▶ **WHAT IS BEING ASKED**
Could you reproduce the lines below from the one with "broker: shard" through the one with "Starting from hub"? Keep both ends and add nothing.

▶ **RECORDED DATA**

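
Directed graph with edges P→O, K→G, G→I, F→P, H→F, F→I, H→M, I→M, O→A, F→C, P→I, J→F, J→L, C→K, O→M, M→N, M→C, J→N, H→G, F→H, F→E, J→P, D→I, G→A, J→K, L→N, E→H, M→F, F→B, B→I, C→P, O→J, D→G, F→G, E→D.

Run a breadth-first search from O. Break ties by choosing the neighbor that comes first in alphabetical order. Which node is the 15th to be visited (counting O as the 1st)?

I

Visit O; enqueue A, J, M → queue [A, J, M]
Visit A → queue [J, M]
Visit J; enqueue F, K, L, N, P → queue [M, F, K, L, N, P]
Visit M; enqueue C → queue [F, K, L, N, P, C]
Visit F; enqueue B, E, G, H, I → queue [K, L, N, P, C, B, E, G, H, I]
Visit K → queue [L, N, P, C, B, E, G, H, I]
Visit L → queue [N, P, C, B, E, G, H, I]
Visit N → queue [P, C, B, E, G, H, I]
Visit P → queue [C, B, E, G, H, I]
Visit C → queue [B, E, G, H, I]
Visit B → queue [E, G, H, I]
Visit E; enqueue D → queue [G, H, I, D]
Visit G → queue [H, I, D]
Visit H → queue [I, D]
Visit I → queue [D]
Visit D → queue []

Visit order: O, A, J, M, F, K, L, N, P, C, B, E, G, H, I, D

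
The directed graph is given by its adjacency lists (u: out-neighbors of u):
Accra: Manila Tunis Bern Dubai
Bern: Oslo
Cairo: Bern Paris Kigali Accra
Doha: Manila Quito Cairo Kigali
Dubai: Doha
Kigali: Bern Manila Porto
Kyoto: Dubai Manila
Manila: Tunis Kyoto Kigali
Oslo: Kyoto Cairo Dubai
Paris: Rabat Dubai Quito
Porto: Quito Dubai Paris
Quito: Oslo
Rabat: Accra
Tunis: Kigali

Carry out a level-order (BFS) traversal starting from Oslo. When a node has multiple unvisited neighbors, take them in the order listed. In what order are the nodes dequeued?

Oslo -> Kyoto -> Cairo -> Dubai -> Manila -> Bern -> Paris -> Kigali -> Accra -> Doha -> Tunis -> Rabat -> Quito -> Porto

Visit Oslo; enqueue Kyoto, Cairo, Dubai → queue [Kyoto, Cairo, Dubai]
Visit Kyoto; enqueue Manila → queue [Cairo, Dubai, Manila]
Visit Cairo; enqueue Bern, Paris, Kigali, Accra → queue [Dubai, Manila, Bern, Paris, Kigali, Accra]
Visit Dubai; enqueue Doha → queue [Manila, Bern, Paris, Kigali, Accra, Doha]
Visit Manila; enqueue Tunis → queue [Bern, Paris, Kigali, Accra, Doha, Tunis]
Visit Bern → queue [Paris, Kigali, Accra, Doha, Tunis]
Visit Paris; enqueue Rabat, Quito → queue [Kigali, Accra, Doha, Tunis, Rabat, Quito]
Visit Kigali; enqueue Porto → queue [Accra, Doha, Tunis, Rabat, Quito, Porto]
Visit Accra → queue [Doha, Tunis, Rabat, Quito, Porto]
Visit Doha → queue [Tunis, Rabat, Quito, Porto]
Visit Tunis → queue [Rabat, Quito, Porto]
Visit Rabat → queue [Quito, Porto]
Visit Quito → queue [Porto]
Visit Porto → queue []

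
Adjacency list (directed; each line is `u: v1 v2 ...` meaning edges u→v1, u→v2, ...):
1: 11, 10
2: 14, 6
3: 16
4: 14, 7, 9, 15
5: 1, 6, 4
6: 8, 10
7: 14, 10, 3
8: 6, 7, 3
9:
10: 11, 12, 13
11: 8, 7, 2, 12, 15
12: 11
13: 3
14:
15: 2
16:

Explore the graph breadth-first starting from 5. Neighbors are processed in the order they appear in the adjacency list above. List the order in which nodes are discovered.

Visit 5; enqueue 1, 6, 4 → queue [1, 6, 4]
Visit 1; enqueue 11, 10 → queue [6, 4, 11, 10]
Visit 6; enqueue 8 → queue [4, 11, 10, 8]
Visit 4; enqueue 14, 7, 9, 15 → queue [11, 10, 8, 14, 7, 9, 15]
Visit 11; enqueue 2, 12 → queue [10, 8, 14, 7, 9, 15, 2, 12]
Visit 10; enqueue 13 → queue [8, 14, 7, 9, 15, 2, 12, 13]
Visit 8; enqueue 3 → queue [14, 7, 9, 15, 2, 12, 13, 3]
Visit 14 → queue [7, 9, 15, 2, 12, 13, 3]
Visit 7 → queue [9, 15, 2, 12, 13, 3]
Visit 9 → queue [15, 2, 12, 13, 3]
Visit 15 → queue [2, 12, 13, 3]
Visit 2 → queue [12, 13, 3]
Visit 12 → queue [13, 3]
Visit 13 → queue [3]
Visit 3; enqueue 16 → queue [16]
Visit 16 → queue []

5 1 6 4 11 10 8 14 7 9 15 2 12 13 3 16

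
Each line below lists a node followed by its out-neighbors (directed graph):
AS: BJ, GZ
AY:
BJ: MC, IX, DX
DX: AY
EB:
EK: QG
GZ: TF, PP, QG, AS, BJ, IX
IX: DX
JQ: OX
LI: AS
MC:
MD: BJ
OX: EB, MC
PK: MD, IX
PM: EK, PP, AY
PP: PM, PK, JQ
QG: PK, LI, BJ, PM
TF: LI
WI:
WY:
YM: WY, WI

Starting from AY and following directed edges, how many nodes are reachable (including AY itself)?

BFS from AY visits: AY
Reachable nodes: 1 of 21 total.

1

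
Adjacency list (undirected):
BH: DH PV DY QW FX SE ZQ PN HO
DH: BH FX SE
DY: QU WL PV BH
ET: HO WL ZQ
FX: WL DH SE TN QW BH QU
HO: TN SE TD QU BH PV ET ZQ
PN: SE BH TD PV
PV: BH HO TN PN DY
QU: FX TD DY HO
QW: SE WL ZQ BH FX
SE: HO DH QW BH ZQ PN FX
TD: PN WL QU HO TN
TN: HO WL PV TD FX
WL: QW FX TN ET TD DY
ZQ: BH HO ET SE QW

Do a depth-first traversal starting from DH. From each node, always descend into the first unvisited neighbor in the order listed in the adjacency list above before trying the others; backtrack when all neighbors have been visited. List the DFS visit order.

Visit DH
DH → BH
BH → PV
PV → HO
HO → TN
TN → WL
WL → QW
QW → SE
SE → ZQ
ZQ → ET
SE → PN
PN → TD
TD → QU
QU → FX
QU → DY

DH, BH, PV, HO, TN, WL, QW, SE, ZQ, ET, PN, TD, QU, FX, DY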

---

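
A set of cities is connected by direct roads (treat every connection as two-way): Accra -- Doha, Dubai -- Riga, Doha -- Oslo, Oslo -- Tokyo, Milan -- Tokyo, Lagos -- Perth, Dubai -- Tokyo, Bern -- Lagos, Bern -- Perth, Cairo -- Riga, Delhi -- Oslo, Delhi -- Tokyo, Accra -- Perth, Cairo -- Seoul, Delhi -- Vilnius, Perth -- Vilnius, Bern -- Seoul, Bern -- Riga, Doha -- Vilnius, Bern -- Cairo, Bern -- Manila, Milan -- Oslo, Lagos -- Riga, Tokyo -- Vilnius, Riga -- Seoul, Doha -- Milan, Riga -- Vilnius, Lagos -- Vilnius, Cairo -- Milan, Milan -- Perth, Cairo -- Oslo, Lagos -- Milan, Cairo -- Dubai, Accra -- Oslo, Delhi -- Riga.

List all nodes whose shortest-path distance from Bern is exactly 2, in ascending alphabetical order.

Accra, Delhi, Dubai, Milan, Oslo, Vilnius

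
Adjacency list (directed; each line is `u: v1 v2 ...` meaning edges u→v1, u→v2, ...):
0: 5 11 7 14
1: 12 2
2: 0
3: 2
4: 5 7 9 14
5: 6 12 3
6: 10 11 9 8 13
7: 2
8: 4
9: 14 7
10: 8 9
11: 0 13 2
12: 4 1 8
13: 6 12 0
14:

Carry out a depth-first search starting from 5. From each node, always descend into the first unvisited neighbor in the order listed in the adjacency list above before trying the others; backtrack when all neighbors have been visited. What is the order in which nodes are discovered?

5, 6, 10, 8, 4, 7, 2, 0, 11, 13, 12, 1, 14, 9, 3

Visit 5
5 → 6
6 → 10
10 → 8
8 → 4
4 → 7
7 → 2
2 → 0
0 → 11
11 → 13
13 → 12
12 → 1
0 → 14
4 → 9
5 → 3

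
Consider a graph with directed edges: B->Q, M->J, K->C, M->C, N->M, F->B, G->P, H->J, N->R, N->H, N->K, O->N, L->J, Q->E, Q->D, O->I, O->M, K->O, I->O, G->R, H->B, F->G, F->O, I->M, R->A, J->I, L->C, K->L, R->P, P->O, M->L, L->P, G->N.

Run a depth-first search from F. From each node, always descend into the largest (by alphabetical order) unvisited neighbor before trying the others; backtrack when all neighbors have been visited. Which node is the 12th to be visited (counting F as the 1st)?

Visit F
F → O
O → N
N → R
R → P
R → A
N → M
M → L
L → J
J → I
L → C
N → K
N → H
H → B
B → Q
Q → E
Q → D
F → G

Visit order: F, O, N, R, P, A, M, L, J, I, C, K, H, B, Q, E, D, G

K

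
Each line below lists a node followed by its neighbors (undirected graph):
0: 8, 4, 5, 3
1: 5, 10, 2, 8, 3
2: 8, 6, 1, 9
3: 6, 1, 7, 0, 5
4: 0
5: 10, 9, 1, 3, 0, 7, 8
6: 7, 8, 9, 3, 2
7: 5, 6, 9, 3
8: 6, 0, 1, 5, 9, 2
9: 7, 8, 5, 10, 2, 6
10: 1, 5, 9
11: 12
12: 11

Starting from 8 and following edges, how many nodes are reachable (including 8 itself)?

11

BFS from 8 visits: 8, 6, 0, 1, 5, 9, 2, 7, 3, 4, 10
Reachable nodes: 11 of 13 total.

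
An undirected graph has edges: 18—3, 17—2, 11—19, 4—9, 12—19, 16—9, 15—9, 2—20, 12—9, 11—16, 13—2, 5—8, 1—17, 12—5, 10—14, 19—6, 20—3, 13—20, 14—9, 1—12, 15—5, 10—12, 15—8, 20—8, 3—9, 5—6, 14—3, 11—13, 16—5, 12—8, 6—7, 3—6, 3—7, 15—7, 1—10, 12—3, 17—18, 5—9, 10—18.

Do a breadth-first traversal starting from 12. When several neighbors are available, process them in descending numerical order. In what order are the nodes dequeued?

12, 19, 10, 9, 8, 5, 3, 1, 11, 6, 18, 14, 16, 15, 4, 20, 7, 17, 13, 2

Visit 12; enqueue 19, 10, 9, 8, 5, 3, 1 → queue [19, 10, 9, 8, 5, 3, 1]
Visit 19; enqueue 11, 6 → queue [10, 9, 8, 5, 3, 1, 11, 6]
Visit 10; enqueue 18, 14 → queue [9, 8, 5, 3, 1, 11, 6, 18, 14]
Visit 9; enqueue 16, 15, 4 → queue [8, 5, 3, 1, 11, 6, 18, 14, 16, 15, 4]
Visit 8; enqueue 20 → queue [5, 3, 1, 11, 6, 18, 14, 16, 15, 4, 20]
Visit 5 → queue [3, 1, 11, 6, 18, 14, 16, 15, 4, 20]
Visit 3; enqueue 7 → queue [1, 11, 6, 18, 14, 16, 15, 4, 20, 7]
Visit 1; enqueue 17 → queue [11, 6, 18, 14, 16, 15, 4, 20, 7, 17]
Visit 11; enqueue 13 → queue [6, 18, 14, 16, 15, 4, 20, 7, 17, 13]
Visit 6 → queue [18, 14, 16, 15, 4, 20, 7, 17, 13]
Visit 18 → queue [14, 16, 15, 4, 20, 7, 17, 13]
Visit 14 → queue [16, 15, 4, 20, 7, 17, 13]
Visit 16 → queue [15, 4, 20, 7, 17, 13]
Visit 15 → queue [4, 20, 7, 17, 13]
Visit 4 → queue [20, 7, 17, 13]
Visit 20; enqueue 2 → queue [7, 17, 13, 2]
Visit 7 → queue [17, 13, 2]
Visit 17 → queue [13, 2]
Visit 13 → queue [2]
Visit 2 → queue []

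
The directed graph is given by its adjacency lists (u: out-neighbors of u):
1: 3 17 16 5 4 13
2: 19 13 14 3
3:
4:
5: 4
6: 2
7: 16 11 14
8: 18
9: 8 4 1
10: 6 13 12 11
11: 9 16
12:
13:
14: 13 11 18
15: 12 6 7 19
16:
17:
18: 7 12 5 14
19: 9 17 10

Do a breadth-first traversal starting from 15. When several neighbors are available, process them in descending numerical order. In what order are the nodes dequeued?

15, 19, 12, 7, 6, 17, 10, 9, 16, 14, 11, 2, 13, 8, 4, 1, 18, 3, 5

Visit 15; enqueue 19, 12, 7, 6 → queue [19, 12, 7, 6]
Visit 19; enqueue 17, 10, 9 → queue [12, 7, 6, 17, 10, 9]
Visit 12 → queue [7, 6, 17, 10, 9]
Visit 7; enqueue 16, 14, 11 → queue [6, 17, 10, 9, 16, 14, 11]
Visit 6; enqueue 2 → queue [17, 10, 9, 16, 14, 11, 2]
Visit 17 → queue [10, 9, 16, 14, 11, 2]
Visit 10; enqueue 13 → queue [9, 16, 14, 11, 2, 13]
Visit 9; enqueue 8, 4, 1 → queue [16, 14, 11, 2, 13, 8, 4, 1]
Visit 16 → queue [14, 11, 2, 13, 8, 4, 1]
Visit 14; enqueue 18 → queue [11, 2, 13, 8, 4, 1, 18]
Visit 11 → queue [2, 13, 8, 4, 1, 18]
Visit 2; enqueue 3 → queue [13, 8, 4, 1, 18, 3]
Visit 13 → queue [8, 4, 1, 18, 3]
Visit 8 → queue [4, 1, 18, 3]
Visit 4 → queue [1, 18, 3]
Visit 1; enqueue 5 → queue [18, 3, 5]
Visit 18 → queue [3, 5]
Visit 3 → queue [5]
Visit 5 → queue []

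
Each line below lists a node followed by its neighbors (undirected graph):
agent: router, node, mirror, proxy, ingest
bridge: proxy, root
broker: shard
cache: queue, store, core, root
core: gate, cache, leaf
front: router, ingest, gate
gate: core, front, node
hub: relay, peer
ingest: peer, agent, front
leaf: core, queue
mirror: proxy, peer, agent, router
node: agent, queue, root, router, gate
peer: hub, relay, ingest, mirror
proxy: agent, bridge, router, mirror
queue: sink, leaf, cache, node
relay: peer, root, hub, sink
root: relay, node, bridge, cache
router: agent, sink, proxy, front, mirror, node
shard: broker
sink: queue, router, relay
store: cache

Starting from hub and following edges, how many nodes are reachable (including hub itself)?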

==

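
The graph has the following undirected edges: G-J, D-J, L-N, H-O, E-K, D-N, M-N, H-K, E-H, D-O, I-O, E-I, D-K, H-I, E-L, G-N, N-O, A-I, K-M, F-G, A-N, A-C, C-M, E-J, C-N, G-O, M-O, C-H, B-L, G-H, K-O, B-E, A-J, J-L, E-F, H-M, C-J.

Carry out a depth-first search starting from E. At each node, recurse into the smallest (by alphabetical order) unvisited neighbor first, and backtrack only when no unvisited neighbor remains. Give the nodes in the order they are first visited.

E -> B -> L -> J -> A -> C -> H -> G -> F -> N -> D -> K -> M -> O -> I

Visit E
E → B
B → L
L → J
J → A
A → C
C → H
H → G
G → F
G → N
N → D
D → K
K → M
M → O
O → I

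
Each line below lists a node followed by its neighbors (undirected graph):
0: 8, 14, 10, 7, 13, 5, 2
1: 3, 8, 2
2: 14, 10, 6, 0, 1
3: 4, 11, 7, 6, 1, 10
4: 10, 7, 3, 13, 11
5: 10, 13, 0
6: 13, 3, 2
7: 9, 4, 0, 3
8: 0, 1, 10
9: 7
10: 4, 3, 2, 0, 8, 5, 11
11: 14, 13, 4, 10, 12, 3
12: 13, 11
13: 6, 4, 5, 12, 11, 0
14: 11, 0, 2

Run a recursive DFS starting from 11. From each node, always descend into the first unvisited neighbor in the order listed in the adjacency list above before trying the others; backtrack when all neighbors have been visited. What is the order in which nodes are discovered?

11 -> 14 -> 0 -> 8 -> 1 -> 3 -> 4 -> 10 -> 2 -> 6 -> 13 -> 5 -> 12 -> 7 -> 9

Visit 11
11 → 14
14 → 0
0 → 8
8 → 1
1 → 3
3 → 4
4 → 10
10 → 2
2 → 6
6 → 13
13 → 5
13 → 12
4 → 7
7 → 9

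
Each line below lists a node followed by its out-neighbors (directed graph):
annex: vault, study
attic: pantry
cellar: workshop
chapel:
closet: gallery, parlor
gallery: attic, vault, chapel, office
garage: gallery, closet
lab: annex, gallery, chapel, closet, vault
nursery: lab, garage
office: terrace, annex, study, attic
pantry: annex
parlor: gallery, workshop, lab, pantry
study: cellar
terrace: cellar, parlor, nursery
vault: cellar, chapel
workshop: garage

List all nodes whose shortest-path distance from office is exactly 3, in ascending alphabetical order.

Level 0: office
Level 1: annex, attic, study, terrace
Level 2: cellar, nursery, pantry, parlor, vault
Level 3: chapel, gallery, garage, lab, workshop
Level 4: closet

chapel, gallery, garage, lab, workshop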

▶ **WRITTEN ANSWER**
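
broker: shard
cache: queue, store, core, root
core: gate, cache, leaf
front: router, ingest, gate
gate: core, front, node
hub: relay, peer
ingest: peer, agent, front
leaf: core, queue
mirror: proxy, peer, agent, router
node: agent, queue, root, router, gate
peer: hub, relay, ingest, mirror
proxy: agent, bridge, router, mirror
queue: sink, leaf, cache, node
relay: peer, root, hub, sink
root: relay, node, bridge, cache
router: agent, sink, proxy, front, mirror, node
shard: broker
sink: queue, router, relay
store: cache

Starting from hub and following edges, how many nodes are reachable (including hub itself)?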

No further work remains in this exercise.